(TASK PROMPT)
All of the data should be restated word for word.

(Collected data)
- - - - - - -
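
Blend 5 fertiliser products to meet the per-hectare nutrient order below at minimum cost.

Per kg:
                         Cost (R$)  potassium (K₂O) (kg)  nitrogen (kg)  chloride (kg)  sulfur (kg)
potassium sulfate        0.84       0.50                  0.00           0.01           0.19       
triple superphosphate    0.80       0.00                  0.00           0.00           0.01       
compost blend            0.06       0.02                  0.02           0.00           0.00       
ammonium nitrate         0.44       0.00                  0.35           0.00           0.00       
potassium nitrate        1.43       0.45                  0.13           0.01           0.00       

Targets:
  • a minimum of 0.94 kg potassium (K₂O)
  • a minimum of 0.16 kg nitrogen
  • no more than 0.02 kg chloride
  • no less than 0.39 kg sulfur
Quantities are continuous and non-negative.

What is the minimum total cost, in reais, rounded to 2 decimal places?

R$2.68

This is a linear program. Let x1 = kg of potassium sulfate, x2 = kg of triple superphosphate, x3 = kg of compost blend, x4 = kg of ammonium nitrate, x5 = kg of potassium nitrate.
Minimise 0.84x1 + 0.8x2 + 0.06x3 + 0.44x4 + 1.43x5 s.t.:
  0.5x1 + 0.02x3 + 0.45x5 ≥ 0.94   (potassium (K₂O))
  0.02x3 + 0.35x4 + 0.13x5 ≥ 0.16   (nitrogen)
  0.01x1 + 0.01x5 ≤ 0.02   (chloride)
  0.19x1 + 0.01x2 ≥ 0.39   (sulfur)
  x1, x2, x3, x4, x5 ≥ 0.
The optimal basis is {potassium sulfate, triple superphosphate, ammonium nitrate}; compost blend, potassium nitrate drop out. The nitrogen, chloride, sulfur requirements are met with equality.
Solving gives x1 = 2, x2 = 1, x4 = 0.4571.
Objective = 0.84·2 + 0.8·1 + 0.44·0.4571 = 2.6811.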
- - - - - - -
(REPLY TO THE TASK)
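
Blend 5 fertiliser products to meet the per-hectare nutrient order below at minimum cost.

Per kg:
                         Cost (R$)  potassium (K₂O) (kg)  nitrogen (kg)  chloride (kg)  sulfur (kg)
potassium sulfate        0.84       0.50                  0.00           0.01           0.19       
triple superphosphate    0.80       0.00                  0.00           0.00           0.01       
compost blend            0.06       0.02                  0.02           0.00           0.00       
ammonium nitrate         0.44       0.00                  0.35           0.00           0.00       
potassium nitrate        1.43       0.45                  0.13           0.01           0.00       

Targets:
  • a minimum of 0.94 kg potassium (K₂O)
  • a minimum of 0.16 kg nitrogen
  • no more than 0.02 kg chloride
  • no less than 0.39 kg sulfur
Quantities are continuous and non-negative.

What is the minimum total cost, in reais, rounded to 2 decimal places?

R$2.68

This is a linear program. Let x1 = kg of potassium sulfate, x2 = kg of triple superphosphate, x3 = kg of compost blend, x4 = kg of ammonium nitrate, x5 = kg of potassium nitrate.
Minimise 0.84x1 + 0.8x2 + 0.06x3 + 0.44x4 + 1.43x5 s.t.:
  0.5x1 + 0.02x3 + 0.45x5 ≥ 0.94   (potassium (K₂O))
  0.02x3 + 0.35x4 + 0.13x5 ≥ 0.16   (nitrogen)
  0.01x1 + 0.01x5 ≤ 0.02   (chloride)
  0.19x1 + 0.01x2 ≥ 0.39   (sulfur)
  x1, x2, x3, x4, x5 ≥ 0.
The optimal basis is {potassium sulfate, triple superphosphate, ammonium nitrate}; compost blend, potassium nitrate drop out. The nitrogen, chloride, sulfur requirements are met with equality.
Solving gives x1 = 2, x2 = 1, x4 = 0.4571.
Objective = 0.84·2 + 0.8·1 + 0.44·0.4571 = 2.6811.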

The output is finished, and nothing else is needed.